=== PROBLEM TO SOLVE ===
In the records that follow, find each line with "frame" and pull it out.

=== Collected data entries ===
==================================================

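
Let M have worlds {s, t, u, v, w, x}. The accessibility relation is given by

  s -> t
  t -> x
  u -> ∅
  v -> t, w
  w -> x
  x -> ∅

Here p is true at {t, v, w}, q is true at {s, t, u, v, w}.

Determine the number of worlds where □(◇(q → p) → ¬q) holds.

s: successors {t}; ◇(q → p) → ¬q there: t:F. ✗
t: successors {x}; ◇(q → p) → ¬q there: x:T. ✓
u: no successors, so □(◇(q → p) → ¬q) holds vacuously. ✓
v: successors {t, w}; ◇(q → p) → ¬q there: t:F, w:F. ✗
w: successors {x}; ◇(q → p) → ¬q there: x:T. ✓
x: no successors, so □(◇(q → p) → ¬q) holds vacuously. ✓
Satisfying worlds: {t, u, w, x}.

4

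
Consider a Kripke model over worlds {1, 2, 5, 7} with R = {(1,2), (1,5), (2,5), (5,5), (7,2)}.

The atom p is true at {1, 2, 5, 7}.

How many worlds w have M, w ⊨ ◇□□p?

4

1: successors {2, 5}; □□p there: 2:T, 5:T. ✓
2: successors {5}; □□p there: 5:T. ✓
5: successors {5}; □□p there: 5:T. ✓
7: successors {2}; □□p there: 2:T. ✓
Satisfying worlds: {1, 2, 5, 7}.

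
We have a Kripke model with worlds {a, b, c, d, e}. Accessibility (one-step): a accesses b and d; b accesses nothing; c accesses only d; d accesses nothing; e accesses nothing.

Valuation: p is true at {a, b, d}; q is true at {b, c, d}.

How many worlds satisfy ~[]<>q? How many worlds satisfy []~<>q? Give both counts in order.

2 and 5

For ~[]<>q:
a: []<>q is F. ✓
b: []<>q is T. ✗
c: []<>q is F. ✓
d: []<>q is T. ✗
e: []<>q is T. ✗
— 2 worlds.
For []~<>q:
a: successors {b, d}; ~<>q there: b:T, d:T. ✓
b: no successors, so []~<>q holds vacuously. ✓
c: successors {d}; ~<>q there: d:T. ✓
d: no successors, so []~<>q holds vacuously. ✓
e: no successors, so []~<>q holds vacuously. ✓
— 5 worlds.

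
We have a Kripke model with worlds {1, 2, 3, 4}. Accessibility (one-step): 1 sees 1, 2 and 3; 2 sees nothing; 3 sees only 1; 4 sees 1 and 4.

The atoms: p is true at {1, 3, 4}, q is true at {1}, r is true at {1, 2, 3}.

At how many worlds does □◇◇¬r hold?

1: successors {1, 2, 3}; ◇◇¬r there: 1:F, 2:F, 3:F. ✗
2: no successors, so □◇◇¬r holds vacuously. ✓
3: successors {1}; ◇◇¬r there: 1:F. ✗
4: successors {1, 4}; ◇◇¬r there: 1:F, 4:T. ✗
Satisfying worlds: {2}.

1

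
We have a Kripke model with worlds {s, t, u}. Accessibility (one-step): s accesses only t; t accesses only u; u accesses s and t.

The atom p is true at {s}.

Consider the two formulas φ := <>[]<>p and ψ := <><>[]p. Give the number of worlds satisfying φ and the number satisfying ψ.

For <>[]<>p:
s: successors {t}; []<>p there: t:T. ✓
t: successors {u}; []<>p there: u:F. ✗
u: successors {s, t}; []<>p there: s:F, t:T. ✓
— 2 worlds.
For <><>[]p:
s: successors {t}; <>[]p there: t:F. ✗
t: successors {u}; <>[]p there: u:F. ✗
u: successors {s, t}; <>[]p there: s:F, t:F. ✗
— 0 worlds.

2 and 0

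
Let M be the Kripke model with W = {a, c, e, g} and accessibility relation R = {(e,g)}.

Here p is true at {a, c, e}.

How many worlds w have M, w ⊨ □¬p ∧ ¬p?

1

a: □¬p is T, ¬p is F. ✗
c: □¬p is T, ¬p is F. ✗
e: □¬p is T, ¬p is F. ✗
g: □¬p is T, ¬p is T. ✓
Satisfying worlds: {g}.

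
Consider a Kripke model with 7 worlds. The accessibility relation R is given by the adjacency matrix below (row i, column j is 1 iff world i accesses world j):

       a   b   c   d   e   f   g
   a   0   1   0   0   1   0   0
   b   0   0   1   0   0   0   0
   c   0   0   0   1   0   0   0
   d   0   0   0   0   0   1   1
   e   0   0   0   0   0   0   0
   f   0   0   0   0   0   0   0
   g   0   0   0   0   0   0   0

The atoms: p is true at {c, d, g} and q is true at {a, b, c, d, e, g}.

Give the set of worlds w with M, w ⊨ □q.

a: successors {b, e}; q there: b:T, e:T. ✓
b: successors {c}; q there: c:T. ✓
c: successors {d}; q there: d:T. ✓
d: successors {f, g}; q there: f:F, g:T. ✗
e: no successors, so □q holds vacuously. ✓
f: no successors, so □q holds vacuously. ✓
g: no successors, so □q holds vacuously. ✓

{a, b, c, e, f, g}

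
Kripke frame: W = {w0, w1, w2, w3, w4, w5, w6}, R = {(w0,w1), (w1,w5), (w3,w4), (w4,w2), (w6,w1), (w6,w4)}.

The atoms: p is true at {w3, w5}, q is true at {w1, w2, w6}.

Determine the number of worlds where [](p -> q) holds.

w0: successors {w1}; p -> q there: w1:T. ✓
w1: successors {w5}; p -> q there: w5:F. ✗
w2: no successors, so [](p -> q) holds vacuously. ✓
w3: successors {w4}; p -> q there: w4:T. ✓
w4: successors {w2}; p -> q there: w2:T. ✓
w5: no successors, so [](p -> q) holds vacuously. ✓
w6: successors {w1, w4}; p -> q there: w1:T, w4:T. ✓
Satisfying worlds: {w0, w2, w3, w4, w5, w6}.

6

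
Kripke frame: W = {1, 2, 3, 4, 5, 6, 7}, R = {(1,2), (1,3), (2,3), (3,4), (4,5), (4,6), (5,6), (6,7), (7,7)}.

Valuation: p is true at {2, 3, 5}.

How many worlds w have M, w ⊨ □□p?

0

1: successors {2, 3}; □p there: 2:T, 3:F. ✗
2: successors {3}; □p there: 3:F. ✗
3: successors {4}; □p there: 4:F. ✗
4: successors {5, 6}; □p there: 5:F, 6:F. ✗
5: successors {6}; □p there: 6:F. ✗
6: successors {7}; □p there: 7:F. ✗
7: successors {7}; □p there: 7:F. ✗
Satisfying worlds: ∅.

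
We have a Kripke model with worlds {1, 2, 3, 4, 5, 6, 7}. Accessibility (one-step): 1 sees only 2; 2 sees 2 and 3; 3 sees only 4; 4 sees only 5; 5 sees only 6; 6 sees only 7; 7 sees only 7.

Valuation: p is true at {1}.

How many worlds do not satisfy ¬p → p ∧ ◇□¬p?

6

1: ¬p is F, p ∧ ◇□¬p is T. ✓
2: ¬p is T, p ∧ ◇□¬p is F. ✗
3: ¬p is T, p ∧ ◇□¬p is F. ✗
4: ¬p is T, p ∧ ◇□¬p is F. ✗
5: ¬p is T, p ∧ ◇□¬p is F. ✗
6: ¬p is T, p ∧ ◇□¬p is F. ✗
7: ¬p is T, p ∧ ◇□¬p is F. ✗
Satisfying worlds: {1}.
So ¬p → p ∧ ◇□¬p fails at the other 6 worlds.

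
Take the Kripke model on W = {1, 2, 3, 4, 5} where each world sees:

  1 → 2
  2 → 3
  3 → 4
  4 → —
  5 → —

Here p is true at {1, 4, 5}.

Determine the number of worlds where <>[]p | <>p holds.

2

1: <>[]p is F, <>p is F. ✗
2: <>[]p is T, <>p is F. ✓
3: <>[]p is T, <>p is T. ✓
4: <>[]p is F, <>p is F. ✗
5: <>[]p is F, <>p is F. ✗
Satisfying worlds: {2, 3}.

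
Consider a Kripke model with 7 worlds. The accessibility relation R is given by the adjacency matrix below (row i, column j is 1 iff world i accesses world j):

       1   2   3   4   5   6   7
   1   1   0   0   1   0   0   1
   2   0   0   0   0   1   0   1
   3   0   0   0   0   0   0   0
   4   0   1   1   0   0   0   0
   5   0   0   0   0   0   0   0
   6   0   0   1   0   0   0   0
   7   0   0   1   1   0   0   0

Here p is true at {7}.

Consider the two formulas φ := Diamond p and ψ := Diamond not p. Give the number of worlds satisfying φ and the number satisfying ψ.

2 and 5

For Diamond p:
1: successors {1, 4, 7}; p there: 1:F, 4:F, 7:T. ✓
2: successors {5, 7}; p there: 5:F, 7:T. ✓
3: no successors, so Diamond p fails. ✗
4: successors {2, 3}; p there: 2:F, 3:F. ✗
5: no successors, so Diamond p fails. ✗
6: successors {3}; p there: 3:F. ✗
7: successors {3, 4}; p there: 3:F, 4:F. ✗
— 2 worlds.
For Diamond not p:
1: successors {1, 4, 7}; not p there: 1:T, 4:T, 7:F. ✓
2: successors {5, 7}; not p there: 5:T, 7:F. ✓
3: no successors, so Diamond not p fails. ✗
4: successors {2, 3}; not p there: 2:T, 3:T. ✓
5: no successors, so Diamond not p fails. ✗
6: successors {3}; not p there: 3:T. ✓
7: successors {3, 4}; not p there: 3:T, 4:T. ✓
— 5 worlds.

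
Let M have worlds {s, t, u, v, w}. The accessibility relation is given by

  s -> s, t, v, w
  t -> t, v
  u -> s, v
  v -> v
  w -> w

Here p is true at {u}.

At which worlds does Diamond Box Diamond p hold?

s: successors {s, t, v, w}; Box Diamond p there: s:F, t:F, v:F, w:F. ✗
t: successors {t, v}; Box Diamond p there: t:F, v:F. ✗
u: successors {s, v}; Box Diamond p there: s:F, v:F. ✗
v: successors {v}; Box Diamond p there: v:F. ✗
w: successors {w}; Box Diamond p there: w:F. ✗

∅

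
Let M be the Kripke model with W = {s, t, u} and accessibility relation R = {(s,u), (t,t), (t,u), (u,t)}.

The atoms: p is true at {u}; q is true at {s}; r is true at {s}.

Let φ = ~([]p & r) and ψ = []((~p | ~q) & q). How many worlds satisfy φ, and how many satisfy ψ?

For ~([]p & r):
s: []p & r is T. ✗
t: []p & r is F. ✓
u: []p & r is F. ✓
— 2 worlds.
For []((~p | ~q) & q):
s: successors {u}; (~p | ~q) & q there: u:F. ✗
t: successors {t, u}; (~p | ~q) & q there: t:F, u:F. ✗
u: successors {t}; (~p | ~q) & q there: t:F. ✗
— 0 worlds.

2 and 0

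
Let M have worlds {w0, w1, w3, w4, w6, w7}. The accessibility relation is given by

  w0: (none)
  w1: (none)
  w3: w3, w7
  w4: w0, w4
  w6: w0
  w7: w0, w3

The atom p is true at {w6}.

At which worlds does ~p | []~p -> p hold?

w0: ~p | []~p is T, p is F. ✗
w1: ~p | []~p is T, p is F. ✗
w3: ~p | []~p is T, p is F. ✗
w4: ~p | []~p is T, p is F. ✗
w6: ~p | []~p is T, p is T. ✓
w7: ~p | []~p is T, p is F. ✗

{w6}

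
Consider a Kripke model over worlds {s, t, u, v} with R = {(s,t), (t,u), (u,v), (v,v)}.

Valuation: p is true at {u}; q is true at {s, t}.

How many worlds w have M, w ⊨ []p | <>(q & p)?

1

s: []p is F, <>(q & p) is F. ✗
t: []p is T, <>(q & p) is F. ✓
u: []p is F, <>(q & p) is F. ✗
v: []p is F, <>(q & p) is F. ✗
Satisfying worlds: {t}.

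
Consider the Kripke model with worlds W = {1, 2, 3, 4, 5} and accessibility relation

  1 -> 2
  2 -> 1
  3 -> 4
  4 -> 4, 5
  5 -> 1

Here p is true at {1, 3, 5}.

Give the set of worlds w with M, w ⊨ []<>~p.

{2, 3, 5}

1: successors {2}; <>~p there: 2:F. ✗
2: successors {1}; <>~p there: 1:T. ✓
3: successors {4}; <>~p there: 4:T. ✓
4: successors {4, 5}; <>~p there: 4:T, 5:F. ✗
5: successors {1}; <>~p there: 1:T. ✓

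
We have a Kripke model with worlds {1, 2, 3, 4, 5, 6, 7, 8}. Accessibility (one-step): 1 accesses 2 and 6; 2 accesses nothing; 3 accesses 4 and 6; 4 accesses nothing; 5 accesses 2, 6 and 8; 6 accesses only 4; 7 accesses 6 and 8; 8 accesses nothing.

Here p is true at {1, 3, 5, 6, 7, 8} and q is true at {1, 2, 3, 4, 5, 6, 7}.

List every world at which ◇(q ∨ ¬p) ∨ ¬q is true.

1: ◇(q ∨ ¬p) is T, ¬q is F. ✓
2: ◇(q ∨ ¬p) is F, ¬q is F. ✗
3: ◇(q ∨ ¬p) is T, ¬q is F. ✓
4: ◇(q ∨ ¬p) is F, ¬q is F. ✗
5: ◇(q ∨ ¬p) is T, ¬q is F. ✓
6: ◇(q ∨ ¬p) is T, ¬q is F. ✓
7: ◇(q ∨ ¬p) is T, ¬q is F. ✓
8: ◇(q ∨ ¬p) is F, ¬q is T. ✓

{1, 3, 5, 6, 7, 8}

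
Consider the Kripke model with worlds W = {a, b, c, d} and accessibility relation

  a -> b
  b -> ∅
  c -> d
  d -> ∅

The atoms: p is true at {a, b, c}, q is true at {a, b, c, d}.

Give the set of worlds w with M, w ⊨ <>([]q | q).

{a, c}

a: successors {b}; []q | q there: b:T. ✓
b: no successors, so <>([]q | q) fails. ✗
c: successors {d}; []q | q there: d:T. ✓
d: no successors, so <>([]q | q) fails. ✗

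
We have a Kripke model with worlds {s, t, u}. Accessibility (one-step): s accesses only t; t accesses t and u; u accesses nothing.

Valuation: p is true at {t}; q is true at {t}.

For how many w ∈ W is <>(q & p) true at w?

s: successors {t}; q & p there: t:T. ✓
t: successors {t, u}; q & p there: t:T, u:F. ✓
u: no successors, so <>(q & p) fails. ✗
Satisfying worlds: {s, t}.

2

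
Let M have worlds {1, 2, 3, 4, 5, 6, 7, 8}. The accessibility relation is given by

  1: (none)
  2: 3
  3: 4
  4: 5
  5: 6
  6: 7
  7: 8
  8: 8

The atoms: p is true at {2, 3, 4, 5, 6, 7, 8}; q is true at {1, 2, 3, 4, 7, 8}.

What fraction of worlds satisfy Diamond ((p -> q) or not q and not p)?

1: no successors, so Diamond ((p -> q) or not q and not p) fails. ✗
2: successors {3}; (p -> q) or not q and not p there: 3:T. ✓
3: successors {4}; (p -> q) or not q and not p there: 4:T. ✓
4: successors {5}; (p -> q) or not q and not p there: 5:F. ✗
5: successors {6}; (p -> q) or not q and not p there: 6:F. ✗
6: successors {7}; (p -> q) or not q and not p there: 7:T. ✓
7: successors {8}; (p -> q) or not q and not p there: 8:T. ✓
8: successors {8}; (p -> q) or not q and not p there: 8:T. ✓
That's 5 of 8 worlds, so 5/8.

5/8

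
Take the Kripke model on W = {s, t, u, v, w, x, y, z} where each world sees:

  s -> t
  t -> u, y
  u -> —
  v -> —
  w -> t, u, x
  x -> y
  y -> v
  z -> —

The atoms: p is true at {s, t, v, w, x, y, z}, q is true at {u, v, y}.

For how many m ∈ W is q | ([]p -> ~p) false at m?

s: q is F, []p -> ~p is F. ✗
t: q is F, []p -> ~p is T. ✓
u: q is T, []p -> ~p is T. ✓
v: q is T, []p -> ~p is F. ✓
w: q is F, []p -> ~p is T. ✓
x: q is F, []p -> ~p is F. ✗
y: q is T, []p -> ~p is F. ✓
z: q is F, []p -> ~p is F. ✗
Satisfying worlds: {t, u, v, w, y}.
So q | ([]p -> ~p) fails at the other 3 worlds.

3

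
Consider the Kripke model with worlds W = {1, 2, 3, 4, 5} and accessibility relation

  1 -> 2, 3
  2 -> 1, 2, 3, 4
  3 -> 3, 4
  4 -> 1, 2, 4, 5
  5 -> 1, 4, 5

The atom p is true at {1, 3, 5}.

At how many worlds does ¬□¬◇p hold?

1: □¬◇p is F. ✓
2: □¬◇p is F. ✓
3: □¬◇p is F. ✓
4: □¬◇p is F. ✓
5: □¬◇p is F. ✓
Satisfying worlds: {1, 2, 3, 4, 5}.

5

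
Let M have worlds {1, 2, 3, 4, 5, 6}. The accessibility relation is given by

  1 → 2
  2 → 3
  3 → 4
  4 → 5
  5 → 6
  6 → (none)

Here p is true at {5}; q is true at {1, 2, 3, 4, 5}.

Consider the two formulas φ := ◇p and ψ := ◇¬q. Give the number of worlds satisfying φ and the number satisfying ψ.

1 and 1

For ◇p:
1: successors {2}; p there: 2:F. ✗
2: successors {3}; p there: 3:F. ✗
3: successors {4}; p there: 4:F. ✗
4: successors {5}; p there: 5:T. ✓
5: successors {6}; p there: 6:F. ✗
6: no successors, so ◇p fails. ✗
— 1 world.
For ◇¬q:
1: successors {2}; ¬q there: 2:F. ✗
2: successors {3}; ¬q there: 3:F. ✗
3: successors {4}; ¬q there: 4:F. ✗
4: successors {5}; ¬q there: 5:F. ✗
5: successors {6}; ¬q there: 6:T. ✓
6: no successors, so ◇¬q fails. ✗
— 1 world.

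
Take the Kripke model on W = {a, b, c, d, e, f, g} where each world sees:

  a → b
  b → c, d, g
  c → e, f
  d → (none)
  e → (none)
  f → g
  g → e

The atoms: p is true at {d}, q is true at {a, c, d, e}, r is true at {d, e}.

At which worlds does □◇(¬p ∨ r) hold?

{a, d, e, f}

a: successors {b}; ◇(¬p ∨ r) there: b:T. ✓
b: successors {c, d, g}; ◇(¬p ∨ r) there: c:T, d:F, g:T. ✗
c: successors {e, f}; ◇(¬p ∨ r) there: e:F, f:T. ✗
d: no successors, so □◇(¬p ∨ r) holds vacuously. ✓
e: no successors, so □◇(¬p ∨ r) holds vacuously. ✓
f: successors {g}; ◇(¬p ∨ r) there: g:T. ✓
g: successors {e}; ◇(¬p ∨ r) there: e:F. ✗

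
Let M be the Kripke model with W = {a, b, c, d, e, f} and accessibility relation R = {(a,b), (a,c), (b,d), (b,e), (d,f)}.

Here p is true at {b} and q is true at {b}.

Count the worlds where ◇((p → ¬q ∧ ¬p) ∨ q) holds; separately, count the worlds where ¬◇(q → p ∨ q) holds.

For ◇((p → ¬q ∧ ¬p) ∨ q):
a: successors {b, c}; (p → ¬q ∧ ¬p) ∨ q there: b:T, c:T. ✓
b: successors {d, e}; (p → ¬q ∧ ¬p) ∨ q there: d:T, e:T. ✓
c: no successors, so ◇((p → ¬q ∧ ¬p) ∨ q) fails. ✗
d: successors {f}; (p → ¬q ∧ ¬p) ∨ q there: f:T. ✓
e: no successors, so ◇((p → ¬q ∧ ¬p) ∨ q) fails. ✗
f: no successors, so ◇((p → ¬q ∧ ¬p) ∨ q) fails. ✗
— 3 worlds.
For ¬◇(q → p ∨ q):
a: ◇(q → p ∨ q) is T. ✗
b: ◇(q → p ∨ q) is T. ✗
c: ◇(q → p ∨ q) is F. ✓
d: ◇(q → p ∨ q) is T. ✗
e: ◇(q → p ∨ q) is F. ✓
f: ◇(q → p ∨ q) is F. ✓
— 3 worlds.

3 and 3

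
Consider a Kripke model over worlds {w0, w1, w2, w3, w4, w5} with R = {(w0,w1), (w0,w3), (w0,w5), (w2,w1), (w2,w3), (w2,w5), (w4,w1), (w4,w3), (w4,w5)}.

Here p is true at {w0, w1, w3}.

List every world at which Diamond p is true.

{w0, w2, w4}

w0: successors {w1, w3, w5}; p there: w1:T, w3:T, w5:F. ✓
w1: no successors, so Diamond p fails. ✗
w2: successors {w1, w3, w5}; p there: w1:T, w3:T, w5:F. ✓
w3: no successors, so Diamond p fails. ✗
w4: successors {w1, w3, w5}; p there: w1:T, w3:T, w5:F. ✓
w5: no successors, so Diamond p fails. ✗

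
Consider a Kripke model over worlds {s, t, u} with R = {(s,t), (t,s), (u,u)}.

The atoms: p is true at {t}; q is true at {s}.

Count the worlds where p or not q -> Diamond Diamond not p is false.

1

s: p or not q is F, Diamond Diamond not p is T. ✓
t: p or not q is T, Diamond Diamond not p is F. ✗
u: p or not q is T, Diamond Diamond not p is T. ✓
Satisfying worlds: {s, u}.
So p or not q -> Diamond Diamond not p fails at the other 1 world.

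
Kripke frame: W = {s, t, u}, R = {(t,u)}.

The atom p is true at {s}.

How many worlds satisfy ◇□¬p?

s: no successors, so ◇□¬p fails. ✗
t: successors {u}; □¬p there: u:T. ✓
u: no successors, so ◇□¬p fails. ✗
Satisfying worlds: {t}.

1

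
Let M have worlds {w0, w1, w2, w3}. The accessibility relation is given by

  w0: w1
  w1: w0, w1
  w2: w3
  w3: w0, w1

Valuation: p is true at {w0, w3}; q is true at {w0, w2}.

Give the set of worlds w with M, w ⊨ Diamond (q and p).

{w1, w3}

w0: successors {w1}; q and p there: w1:F. ✗
w1: successors {w0, w1}; q and p there: w0:T, w1:F. ✓
w2: successors {w3}; q and p there: w3:F. ✗
w3: successors {w0, w1}; q and p there: w0:T, w1:F. ✓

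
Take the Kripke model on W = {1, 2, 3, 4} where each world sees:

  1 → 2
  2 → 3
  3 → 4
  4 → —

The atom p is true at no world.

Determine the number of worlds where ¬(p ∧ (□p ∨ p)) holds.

4

1: p ∧ (□p ∨ p) is F. ✓
2: p ∧ (□p ∨ p) is F. ✓
3: p ∧ (□p ∨ p) is F. ✓
4: p ∧ (□p ∨ p) is F. ✓
Satisfying worlds: {1, 2, 3, 4}.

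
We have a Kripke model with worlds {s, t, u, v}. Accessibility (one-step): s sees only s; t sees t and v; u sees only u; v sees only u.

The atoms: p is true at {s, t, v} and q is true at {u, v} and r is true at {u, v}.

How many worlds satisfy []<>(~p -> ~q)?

s: successors {s}; <>(~p -> ~q) there: s:T. ✓
t: successors {t, v}; <>(~p -> ~q) there: t:T, v:F. ✗
u: successors {u}; <>(~p -> ~q) there: u:F. ✗
v: successors {u}; <>(~p -> ~q) there: u:F. ✗
Satisfying worlds: {s}.

1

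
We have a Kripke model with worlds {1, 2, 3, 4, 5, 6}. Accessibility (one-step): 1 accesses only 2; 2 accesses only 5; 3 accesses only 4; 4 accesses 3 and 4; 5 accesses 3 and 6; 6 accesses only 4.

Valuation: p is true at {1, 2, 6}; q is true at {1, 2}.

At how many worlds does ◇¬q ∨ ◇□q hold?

1: ◇¬q is F, ◇□q is F. ✗
2: ◇¬q is T, ◇□q is F. ✓
3: ◇¬q is T, ◇□q is F. ✓
4: ◇¬q is T, ◇□q is F. ✓
5: ◇¬q is T, ◇□q is F. ✓
6: ◇¬q is T, ◇□q is F. ✓
Satisfying worlds: {2, 3, 4, 5, 6}.

5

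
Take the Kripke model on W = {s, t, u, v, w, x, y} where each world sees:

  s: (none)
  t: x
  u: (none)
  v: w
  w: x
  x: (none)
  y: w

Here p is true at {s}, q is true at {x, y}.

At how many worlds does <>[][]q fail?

s: no successors, so <>[][]q fails. ✗
t: successors {x}; [][]q there: x:T. ✓
u: no successors, so <>[][]q fails. ✗
v: successors {w}; [][]q there: w:T. ✓
w: successors {x}; [][]q there: x:T. ✓
x: no successors, so <>[][]q fails. ✗
y: successors {w}; [][]q there: w:T. ✓
Satisfying worlds: {t, v, w, y}.
So <>[][]q fails at the other 3 worlds.

3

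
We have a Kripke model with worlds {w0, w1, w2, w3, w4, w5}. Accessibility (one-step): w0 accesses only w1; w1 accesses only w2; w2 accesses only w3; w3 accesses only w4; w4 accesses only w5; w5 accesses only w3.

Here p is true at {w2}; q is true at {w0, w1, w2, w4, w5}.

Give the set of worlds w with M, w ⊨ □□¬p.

w0: successors {w1}; □¬p there: w1:F. ✗
w1: successors {w2}; □¬p there: w2:T. ✓
w2: successors {w3}; □¬p there: w3:T. ✓
w3: successors {w4}; □¬p there: w4:T. ✓
w4: successors {w5}; □¬p there: w5:T. ✓
w5: successors {w3}; □¬p there: w3:T. ✓

{w1, w2, w3, w4, w5}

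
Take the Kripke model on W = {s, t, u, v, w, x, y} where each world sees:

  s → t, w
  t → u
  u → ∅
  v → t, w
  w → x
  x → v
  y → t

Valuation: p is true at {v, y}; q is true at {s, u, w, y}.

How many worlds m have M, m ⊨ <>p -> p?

s: <>p is F, p is F. ✓
t: <>p is F, p is F. ✓
u: <>p is F, p is F. ✓
v: <>p is F, p is T. ✓
w: <>p is F, p is F. ✓
x: <>p is T, p is F. ✗
y: <>p is F, p is T. ✓
Satisfying worlds: {s, t, u, v, w, y}.

6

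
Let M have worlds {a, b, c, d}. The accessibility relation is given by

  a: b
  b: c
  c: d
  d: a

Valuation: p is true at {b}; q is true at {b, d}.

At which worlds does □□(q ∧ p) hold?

{d}

a: successors {b}; □(q ∧ p) there: b:F. ✗
b: successors {c}; □(q ∧ p) there: c:F. ✗
c: successors {d}; □(q ∧ p) there: d:F. ✗
d: successors {a}; □(q ∧ p) there: a:T. ✓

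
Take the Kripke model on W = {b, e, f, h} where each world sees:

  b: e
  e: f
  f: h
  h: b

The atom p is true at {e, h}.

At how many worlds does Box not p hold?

2

b: successors {e}; not p there: e:F. ✗
e: successors {f}; not p there: f:T. ✓
f: successors {h}; not p there: h:F. ✗
h: successors {b}; not p there: b:T. ✓
Satisfying worlds: {e, h}.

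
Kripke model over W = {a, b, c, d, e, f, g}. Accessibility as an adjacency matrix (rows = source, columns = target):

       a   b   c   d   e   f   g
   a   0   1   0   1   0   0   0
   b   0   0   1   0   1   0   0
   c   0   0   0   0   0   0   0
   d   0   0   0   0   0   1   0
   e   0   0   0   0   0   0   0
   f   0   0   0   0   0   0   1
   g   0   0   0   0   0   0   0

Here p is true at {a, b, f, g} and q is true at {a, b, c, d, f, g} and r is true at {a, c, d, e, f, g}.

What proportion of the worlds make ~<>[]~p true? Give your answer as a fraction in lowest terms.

a: <>[]~p is T. ✗
b: <>[]~p is T. ✗
c: <>[]~p is F. ✓
d: <>[]~p is F. ✓
e: <>[]~p is F. ✓
f: <>[]~p is T. ✗
g: <>[]~p is F. ✓
That's 4 of 7 worlds, so 4/7.

4/7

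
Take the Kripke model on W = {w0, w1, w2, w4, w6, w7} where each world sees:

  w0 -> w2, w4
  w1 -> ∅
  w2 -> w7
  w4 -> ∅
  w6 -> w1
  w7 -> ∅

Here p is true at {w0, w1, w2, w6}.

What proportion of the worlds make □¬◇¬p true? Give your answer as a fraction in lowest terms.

w0: successors {w2, w4}; ¬◇¬p there: w2:F, w4:T. ✗
w1: no successors, so □¬◇¬p holds vacuously. ✓
w2: successors {w7}; ¬◇¬p there: w7:T. ✓
w4: no successors, so □¬◇¬p holds vacuously. ✓
w6: successors {w1}; ¬◇¬p there: w1:T. ✓
w7: no successors, so □¬◇¬p holds vacuously. ✓
That's 5 of 6 worlds, so 5/6.

5/6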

==================================================

=== WRITTEN SOLUTION ===
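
Kripke frame: W = {w0, w1, w2, w3, w4, w5, w6}, R = {(w0,w1), (w1,w5), (w3,w4), (w4,w2), (w6,w1), (w6,w4)}.
Kripke frame: W = {1, 2, 3, 4, 5, 6, 7}, R = {(1,2), (1,3), (2,3), (3,4), (4,5), (4,6), (5,6), (6,7), (7,7)}.
Kripke frame: W = {s, t, u}, R = {(t,u)}.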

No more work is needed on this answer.